GOAL OF THE EXERCISE:
Determine how many lines in the records that follow hold the string "grammar". Only that number should be returned.

INFORMATION SUPPLIED:

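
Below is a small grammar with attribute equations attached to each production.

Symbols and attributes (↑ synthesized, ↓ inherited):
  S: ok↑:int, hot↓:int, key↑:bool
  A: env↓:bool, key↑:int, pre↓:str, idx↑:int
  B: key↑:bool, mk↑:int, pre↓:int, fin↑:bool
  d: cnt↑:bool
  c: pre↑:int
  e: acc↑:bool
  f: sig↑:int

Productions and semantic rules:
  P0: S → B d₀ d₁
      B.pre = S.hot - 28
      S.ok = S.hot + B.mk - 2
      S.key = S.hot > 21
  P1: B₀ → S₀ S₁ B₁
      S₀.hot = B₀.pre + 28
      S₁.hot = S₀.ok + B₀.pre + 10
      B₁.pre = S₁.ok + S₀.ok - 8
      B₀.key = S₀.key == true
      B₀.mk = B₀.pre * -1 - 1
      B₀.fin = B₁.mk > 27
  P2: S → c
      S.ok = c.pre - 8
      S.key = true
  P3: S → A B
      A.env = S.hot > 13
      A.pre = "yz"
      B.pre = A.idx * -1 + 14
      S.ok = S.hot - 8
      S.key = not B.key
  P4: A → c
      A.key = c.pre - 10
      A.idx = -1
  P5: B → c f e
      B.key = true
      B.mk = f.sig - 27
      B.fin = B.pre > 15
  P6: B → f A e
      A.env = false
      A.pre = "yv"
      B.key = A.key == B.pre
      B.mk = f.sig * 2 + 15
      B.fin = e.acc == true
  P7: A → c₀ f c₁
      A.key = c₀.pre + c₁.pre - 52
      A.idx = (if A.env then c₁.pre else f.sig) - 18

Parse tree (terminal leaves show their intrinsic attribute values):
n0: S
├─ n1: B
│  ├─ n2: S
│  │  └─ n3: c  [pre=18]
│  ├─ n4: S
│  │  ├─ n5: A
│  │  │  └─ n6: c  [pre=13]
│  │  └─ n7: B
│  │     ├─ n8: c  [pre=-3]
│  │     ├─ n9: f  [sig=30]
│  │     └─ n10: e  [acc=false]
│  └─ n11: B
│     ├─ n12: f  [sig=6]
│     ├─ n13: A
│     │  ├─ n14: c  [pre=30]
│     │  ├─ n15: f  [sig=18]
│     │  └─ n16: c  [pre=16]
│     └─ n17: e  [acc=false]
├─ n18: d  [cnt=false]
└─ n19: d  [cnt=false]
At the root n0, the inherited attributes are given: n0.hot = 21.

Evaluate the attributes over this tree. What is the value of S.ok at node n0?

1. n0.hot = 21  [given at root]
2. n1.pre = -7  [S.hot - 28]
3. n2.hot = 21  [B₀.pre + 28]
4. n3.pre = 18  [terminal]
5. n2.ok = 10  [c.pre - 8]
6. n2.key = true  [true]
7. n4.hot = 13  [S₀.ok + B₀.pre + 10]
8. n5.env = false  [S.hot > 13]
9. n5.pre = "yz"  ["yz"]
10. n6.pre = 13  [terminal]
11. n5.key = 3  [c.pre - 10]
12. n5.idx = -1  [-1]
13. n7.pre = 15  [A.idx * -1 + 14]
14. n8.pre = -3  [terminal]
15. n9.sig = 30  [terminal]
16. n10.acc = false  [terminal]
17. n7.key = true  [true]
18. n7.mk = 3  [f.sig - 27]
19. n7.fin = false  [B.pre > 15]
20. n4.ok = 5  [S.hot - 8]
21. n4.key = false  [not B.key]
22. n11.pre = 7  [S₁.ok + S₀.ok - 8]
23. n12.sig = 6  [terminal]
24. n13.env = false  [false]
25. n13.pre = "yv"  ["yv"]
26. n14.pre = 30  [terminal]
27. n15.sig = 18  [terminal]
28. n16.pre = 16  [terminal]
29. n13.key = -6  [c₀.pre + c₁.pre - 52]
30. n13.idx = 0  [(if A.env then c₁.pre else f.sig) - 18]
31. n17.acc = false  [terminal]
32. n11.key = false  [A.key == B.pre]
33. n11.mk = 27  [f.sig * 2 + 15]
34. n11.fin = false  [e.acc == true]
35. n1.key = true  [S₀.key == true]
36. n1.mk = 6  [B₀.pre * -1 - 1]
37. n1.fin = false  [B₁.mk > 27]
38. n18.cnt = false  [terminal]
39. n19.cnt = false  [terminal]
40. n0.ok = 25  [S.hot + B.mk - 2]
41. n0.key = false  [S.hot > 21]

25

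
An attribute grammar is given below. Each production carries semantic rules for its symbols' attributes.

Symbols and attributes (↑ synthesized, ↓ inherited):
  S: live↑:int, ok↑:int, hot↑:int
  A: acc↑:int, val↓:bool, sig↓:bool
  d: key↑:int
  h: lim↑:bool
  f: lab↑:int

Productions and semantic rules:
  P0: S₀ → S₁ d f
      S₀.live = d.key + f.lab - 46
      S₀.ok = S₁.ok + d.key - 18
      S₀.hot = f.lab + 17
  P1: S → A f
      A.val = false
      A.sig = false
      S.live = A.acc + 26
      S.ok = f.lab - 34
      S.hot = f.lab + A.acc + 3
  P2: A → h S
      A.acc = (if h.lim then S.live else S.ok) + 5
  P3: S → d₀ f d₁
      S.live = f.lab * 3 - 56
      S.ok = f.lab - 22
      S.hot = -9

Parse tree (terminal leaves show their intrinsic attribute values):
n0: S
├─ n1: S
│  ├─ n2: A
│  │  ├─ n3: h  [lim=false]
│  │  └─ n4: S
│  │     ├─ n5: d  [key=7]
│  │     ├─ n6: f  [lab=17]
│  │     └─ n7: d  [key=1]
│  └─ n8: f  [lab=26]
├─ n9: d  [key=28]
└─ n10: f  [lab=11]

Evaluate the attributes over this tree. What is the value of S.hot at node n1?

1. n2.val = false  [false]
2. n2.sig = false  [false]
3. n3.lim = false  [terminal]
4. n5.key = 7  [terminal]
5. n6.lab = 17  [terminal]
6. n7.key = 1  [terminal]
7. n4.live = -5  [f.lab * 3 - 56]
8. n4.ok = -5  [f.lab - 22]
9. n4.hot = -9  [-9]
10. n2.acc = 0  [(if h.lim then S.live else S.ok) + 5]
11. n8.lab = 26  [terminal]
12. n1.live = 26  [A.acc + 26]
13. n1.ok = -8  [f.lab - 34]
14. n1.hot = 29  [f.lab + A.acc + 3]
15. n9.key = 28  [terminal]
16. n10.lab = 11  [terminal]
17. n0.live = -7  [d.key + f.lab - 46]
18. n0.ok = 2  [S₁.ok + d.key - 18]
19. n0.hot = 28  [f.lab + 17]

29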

RESPONSE AREA:
2